Give the data again in full, exactly as written below.
SOURCE MATERIAL below:
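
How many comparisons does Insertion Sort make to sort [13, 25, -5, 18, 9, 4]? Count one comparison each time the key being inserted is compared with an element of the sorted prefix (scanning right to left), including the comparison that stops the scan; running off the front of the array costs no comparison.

Insert 25: 13 <= 25 (stop) = 1 comparison(s) -> [13, 25, -5, 18, 9, 4]
Insert -5: 25 > -5 (shift), 13 > -5 (shift), reached front = 2 comparison(s) -> [-5, 13, 25, 18, 9, 4]
Insert 18: 25 > 18 (shift), 13 <= 18 (stop) = 2 comparison(s) -> [-5, 13, 18, 25, 9, 4]
Insert 9: 25 > 9 (shift), 18 > 9 (shift), 13 > 9 (shift), -5 <= 9 (stop) = 4 comparison(s) -> [-5, 9, 13, 18, 25, 4]
Insert 4: 25 > 4 (shift), 18 > 4 (shift), 13 > 4 (shift), 9 > 4 (shift), -5 <= 4 (stop) = 5 comparison(s) -> [-5, 4, 9, 13, 18, 25]
Total comparisons: 1 + 2 + 2 + 4 + 5 = 14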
End of SOURCE MATERIAL.
▶ ANSWER TO THE EXERCISE
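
How many comparisons does Insertion Sort make to sort [13, 25, -5, 18, 9, 4]? Count one comparison each time the key being inserted is compared with an element of the sorted prefix (scanning right to left), including the comparison that stops the scan; running off the front of the array costs no comparison.

Insert 25: 13 <= 25 (stop) = 1 comparison(s) -> [13, 25, -5, 18, 9, 4]
Insert -5: 25 > -5 (shift), 13 > -5 (shift), reached front = 2 comparison(s) -> [-5, 13, 25, 18, 9, 4]
Insert 18: 25 > 18 (shift), 13 <= 18 (stop) = 2 comparison(s) -> [-5, 13, 18, 25, 9, 4]
Insert 9: 25 > 9 (shift), 18 > 9 (shift), 13 > 9 (shift), -5 <= 9 (stop) = 4 comparison(s) -> [-5, 9, 13, 18, 25, 4]
Insert 4: 25 > 4 (shift), 18 > 4 (shift), 13 > 4 (shift), 9 > 4 (shift), -5 <= 4 (stop) = 5 comparison(s) -> [-5, 4, 9, 13, 18, 25]
Total comparisons: 1 + 2 + 2 + 4 + 5 = 14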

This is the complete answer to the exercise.